Each entry is to be retyped exactly as it stands.

================================

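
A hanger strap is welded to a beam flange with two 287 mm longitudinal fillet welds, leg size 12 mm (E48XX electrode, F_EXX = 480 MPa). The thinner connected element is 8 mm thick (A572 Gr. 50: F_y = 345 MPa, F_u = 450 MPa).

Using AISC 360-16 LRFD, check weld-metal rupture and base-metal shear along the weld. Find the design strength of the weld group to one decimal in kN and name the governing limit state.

Weld metal: throat = 0.707×12 = 8.484 mm, L = 2×287 = 574 mm. φR_n = 0.75 × 0.6 × 480 × 8.484 × 574 = 1051.9 kN.
Base metal shear (8 mm plate): yield φR_n = 1.0×0.6×345×8×574 = 950.5 kN; rupture φR_n = 0.75×0.6×450×8×574 = 929.9 kN; take 929.9 kN (rupture).
Governing: min(1051.9, 929.9) = 929.9 kN → base-metal shear.

929.9 kN (base-metal shear governs)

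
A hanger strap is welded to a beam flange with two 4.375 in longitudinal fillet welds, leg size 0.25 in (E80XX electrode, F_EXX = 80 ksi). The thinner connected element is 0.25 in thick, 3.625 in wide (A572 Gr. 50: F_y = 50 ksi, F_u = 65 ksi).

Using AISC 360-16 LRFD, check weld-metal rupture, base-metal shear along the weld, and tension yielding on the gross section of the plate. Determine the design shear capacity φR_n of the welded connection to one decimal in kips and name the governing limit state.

40.8 kips (gross-section yield governs)

Weld metal: throat = 0.707×0.25 = 0.17675 in, L = 2×4.375 = 8.75 in. φR_n = 0.75 × 0.6 × 80 × 0.17675 × 8.75 = 55.7 kips.
Base metal shear (0.25 in plate): yield φR_n = 1.0×0.6×50×0.25×8.75 = 65.6 kips; rupture φR_n = 0.75×0.6×65×0.25×8.75 = 64.0 kips; take 64.0 kips (rupture).
Tension yield (gross): A_g = 3.625×0.25 = 0.90625 in². φR_n = 0.90 × 50 × 0.90625 = 40.8 kips.
Governing: min(55.7, 64.0, 40.8) = 40.8 kips → gross-section yield.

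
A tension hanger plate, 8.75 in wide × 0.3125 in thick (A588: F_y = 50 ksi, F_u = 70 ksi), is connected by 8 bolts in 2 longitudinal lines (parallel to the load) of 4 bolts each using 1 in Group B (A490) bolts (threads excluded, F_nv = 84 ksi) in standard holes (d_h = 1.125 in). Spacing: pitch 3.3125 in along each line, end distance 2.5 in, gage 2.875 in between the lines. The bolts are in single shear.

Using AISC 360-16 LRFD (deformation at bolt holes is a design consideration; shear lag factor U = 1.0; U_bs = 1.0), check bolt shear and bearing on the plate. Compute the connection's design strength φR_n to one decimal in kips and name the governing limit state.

Bolt shear: A_b = π(1)²/4 = 0.7854 in². φR_n = 0.75 × 84 × 0.7854 × 8 × 1 = 395.8 kips.
Bearing (0.3125 in plate, F_u = 70 ksi): end bolts L_c = 2.5 − 1.125/2 = 1.9375, R_n = min(1.2×1.9375×0.3125×70, 2.4×1×0.3125×70) = 50.859 kips/bolt; interior L_c = 3.3125 − 1.125 = 2.1875, R_n = 52.5 kips/bolt. φR_n = 0.75 × (2×50.859 + 6×52.5) = 312.5 kips.
Governing: min(395.8, 312.5) = 312.5 kips → bearing.

312.5 kips (bearing governs)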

================================

▶ _Task result_:
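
A hanger strap is welded to a beam flange with two 287 mm longitudinal fillet welds, leg size 12 mm (E48XX electrode, F_EXX = 480 MPa). The thinner connected element is 8 mm thick (A572 Gr. 50: F_y = 345 MPa, F_u = 450 MPa).

Using AISC 360-16 LRFD, check weld-metal rupture and base-metal shear along the weld. Find the design strength of the weld group to one decimal in kN and name the governing limit state.

Weld metal: throat = 0.707×12 = 8.484 mm, L = 2×287 = 574 mm. φR_n = 0.75 × 0.6 × 480 × 8.484 × 574 = 1051.9 kN.
Base metal shear (8 mm plate): yield φR_n = 1.0×0.6×345×8×574 = 950.5 kN; rupture φR_n = 0.75×0.6×450×8×574 = 929.9 kN; take 929.9 kN (rupture).
Governing: min(1051.9, 929.9) = 929.9 kN → base-metal shear.

929.9 kN (base-metal shear governs)

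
A hanger strap is welded to a beam flange with two 4.375 in longitudinal fillet welds, leg size 0.25 in (E80XX electrode, F_EXX = 80 ksi). The thinner connected element is 0.25 in thick, 3.625 in wide (A572 Gr. 50: F_y = 50 ksi, F_u = 65 ksi).

Using AISC 360-16 LRFD, check weld-metal rupture, base-metal shear along the weld, and tension yielding on the gross section of the plate. Determine the design shear capacity φR_n of the welded connection to one decimal in kips and name the governing limit state.

40.8 kips (gross-section yield governs)

Weld metal: throat = 0.707×0.25 = 0.17675 in, L = 2×4.375 = 8.75 in. φR_n = 0.75 × 0.6 × 80 × 0.17675 × 8.75 = 55.7 kips.
Base metal shear (0.25 in plate): yield φR_n = 1.0×0.6×50×0.25×8.75 = 65.6 kips; rupture φR_n = 0.75×0.6×65×0.25×8.75 = 64.0 kips; take 64.0 kips (rupture).
Tension yield (gross): A_g = 3.625×0.25 = 0.90625 in². φR_n = 0.90 × 50 × 0.90625 = 40.8 kips.
Governing: min(55.7, 64.0, 40.8) = 40.8 kips → gross-section yield.

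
A tension hanger plate, 8.75 in wide × 0.3125 in thick (A588: F_y = 50 ksi, F_u = 70 ksi), is connected by 8 bolts in 2 longitudinal lines (parallel to the load) of 4 bolts each using 1 in Group B (A490) bolts (threads excluded, F_nv = 84 ksi) in standard holes (d_h = 1.125 in). Spacing: pitch 3.3125 in along each line, end distance 2.5 in, gage 2.875 in between the lines. The bolts are in single shear.

Using AISC 360-16 LRFD (deformation at bolt holes is a design consideration; shear lag factor U = 1.0; U_bs = 1.0), check bolt shear and bearing on the plate. Compute the connection's design strength φR_n to one decimal in kips and name the governing limit state.

Bolt shear: A_b = π(1)²/4 = 0.7854 in². φR_n = 0.75 × 84 × 0.7854 × 8 × 1 = 395.8 kips.
Bearing (0.3125 in plate, F_u = 70 ksi): end bolts L_c = 2.5 − 1.125/2 = 1.9375, R_n = min(1.2×1.9375×0.3125×70, 2.4×1×0.3125×70) = 50.859 kips/bolt; interior L_c = 3.3125 − 1.125 = 2.1875, R_n = 52.5 kips/bolt. φR_n = 0.75 × (2×50.859 + 6×52.5) = 312.5 kips.
Governing: min(395.8, 312.5) = 312.5 kips → bearing.

312.5 kips (bearing governs)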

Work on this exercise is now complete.